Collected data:

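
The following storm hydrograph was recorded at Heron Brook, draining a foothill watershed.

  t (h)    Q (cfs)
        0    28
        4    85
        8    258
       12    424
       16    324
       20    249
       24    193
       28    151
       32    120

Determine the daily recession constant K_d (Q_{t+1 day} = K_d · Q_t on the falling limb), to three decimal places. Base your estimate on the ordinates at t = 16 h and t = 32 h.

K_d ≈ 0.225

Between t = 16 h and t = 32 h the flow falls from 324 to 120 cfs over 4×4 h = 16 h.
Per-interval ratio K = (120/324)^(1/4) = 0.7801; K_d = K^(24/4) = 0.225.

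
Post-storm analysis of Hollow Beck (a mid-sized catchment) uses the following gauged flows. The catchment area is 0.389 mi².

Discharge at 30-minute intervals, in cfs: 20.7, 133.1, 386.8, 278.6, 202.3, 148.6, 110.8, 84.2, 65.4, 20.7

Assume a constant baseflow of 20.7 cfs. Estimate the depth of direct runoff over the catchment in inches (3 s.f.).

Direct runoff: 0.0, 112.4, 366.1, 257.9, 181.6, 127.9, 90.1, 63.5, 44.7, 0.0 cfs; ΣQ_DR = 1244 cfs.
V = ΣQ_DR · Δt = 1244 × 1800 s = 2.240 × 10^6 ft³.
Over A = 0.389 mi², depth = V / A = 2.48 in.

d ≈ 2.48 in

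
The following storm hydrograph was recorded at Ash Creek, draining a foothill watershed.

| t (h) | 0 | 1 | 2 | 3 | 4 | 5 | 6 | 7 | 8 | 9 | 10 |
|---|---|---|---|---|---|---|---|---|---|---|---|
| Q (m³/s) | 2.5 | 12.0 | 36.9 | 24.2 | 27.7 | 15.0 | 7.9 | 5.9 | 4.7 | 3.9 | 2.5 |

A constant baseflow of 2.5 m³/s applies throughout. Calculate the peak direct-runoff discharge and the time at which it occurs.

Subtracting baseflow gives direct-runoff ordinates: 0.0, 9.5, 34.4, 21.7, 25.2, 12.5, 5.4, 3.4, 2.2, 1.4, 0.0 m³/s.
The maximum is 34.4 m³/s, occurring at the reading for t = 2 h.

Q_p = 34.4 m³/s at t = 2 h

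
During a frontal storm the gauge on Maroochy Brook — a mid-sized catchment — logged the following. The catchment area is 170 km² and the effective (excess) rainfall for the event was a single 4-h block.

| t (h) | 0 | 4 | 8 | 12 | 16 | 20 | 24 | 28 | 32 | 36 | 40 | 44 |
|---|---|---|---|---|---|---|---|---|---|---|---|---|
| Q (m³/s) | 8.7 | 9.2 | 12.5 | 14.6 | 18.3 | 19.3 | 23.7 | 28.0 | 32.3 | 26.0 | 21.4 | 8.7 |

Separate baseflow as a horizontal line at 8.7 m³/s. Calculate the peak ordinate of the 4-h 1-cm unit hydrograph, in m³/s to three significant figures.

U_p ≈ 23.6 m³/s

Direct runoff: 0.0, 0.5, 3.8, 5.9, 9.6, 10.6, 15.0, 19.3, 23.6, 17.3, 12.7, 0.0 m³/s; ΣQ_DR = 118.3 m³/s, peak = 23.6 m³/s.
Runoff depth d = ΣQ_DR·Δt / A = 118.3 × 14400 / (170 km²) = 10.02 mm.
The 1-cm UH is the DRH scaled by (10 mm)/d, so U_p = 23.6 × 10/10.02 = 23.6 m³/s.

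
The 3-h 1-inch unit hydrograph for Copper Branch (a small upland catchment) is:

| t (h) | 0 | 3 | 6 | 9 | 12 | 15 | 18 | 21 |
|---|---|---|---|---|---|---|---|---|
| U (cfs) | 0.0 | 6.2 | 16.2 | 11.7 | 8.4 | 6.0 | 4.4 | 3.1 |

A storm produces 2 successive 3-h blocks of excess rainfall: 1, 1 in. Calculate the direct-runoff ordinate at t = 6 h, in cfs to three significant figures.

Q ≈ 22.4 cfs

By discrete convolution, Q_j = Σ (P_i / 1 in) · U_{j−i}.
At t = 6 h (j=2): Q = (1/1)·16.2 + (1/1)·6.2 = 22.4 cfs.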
* * *
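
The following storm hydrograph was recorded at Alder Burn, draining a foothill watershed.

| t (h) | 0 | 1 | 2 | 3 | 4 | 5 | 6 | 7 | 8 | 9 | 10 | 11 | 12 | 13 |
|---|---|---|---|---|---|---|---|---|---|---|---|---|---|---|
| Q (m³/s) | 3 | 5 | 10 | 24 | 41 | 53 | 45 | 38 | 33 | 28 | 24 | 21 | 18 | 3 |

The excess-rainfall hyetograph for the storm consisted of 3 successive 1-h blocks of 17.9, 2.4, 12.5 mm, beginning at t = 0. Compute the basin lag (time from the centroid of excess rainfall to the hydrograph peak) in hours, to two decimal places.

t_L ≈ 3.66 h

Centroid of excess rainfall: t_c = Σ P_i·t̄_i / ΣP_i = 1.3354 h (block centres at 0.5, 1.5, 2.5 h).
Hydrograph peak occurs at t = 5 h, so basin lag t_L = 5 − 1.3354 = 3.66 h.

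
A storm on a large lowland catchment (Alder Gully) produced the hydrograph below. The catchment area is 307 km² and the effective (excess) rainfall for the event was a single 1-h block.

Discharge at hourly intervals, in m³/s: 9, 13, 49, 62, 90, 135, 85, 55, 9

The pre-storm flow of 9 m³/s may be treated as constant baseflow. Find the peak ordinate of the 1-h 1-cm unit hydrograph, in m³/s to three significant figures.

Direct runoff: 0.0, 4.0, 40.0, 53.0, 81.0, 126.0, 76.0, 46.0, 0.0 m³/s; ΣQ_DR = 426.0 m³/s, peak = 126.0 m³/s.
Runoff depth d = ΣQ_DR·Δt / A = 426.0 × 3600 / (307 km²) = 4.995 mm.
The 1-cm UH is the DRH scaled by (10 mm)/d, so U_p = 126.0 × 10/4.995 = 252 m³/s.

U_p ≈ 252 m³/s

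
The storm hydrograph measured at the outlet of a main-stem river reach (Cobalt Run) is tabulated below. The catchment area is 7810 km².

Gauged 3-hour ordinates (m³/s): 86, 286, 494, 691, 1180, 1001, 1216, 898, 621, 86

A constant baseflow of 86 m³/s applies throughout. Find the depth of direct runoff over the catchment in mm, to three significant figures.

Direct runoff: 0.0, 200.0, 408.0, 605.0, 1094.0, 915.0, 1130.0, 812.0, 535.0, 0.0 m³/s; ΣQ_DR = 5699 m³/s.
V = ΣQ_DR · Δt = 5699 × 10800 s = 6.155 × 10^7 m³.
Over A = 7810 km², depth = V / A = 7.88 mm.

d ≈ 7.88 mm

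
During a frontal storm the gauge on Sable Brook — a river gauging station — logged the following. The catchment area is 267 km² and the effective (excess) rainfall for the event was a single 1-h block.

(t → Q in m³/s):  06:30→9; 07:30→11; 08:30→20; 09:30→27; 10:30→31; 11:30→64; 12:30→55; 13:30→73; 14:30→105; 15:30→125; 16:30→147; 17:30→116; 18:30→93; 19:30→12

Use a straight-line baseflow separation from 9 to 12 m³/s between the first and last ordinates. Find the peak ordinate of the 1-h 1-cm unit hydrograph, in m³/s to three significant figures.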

Instructions to follow: The stretch of entries above that starts with the line containing "A storm on a" and goes on through the line containing "Discharge at hourly" is to be transcribed exactly, and no other line is to be transcribed.

Response to this exercise:
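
A storm on a large lowland catchment (Alder Gully) produced the hydrograph below. The catchment area is 307 km² and the effective (excess) rainfall for the event was a single 1-h block.

Discharge at hourly intervals, in m³/s: 9, 13, 49, 62, 90, 135, 85, 55, 9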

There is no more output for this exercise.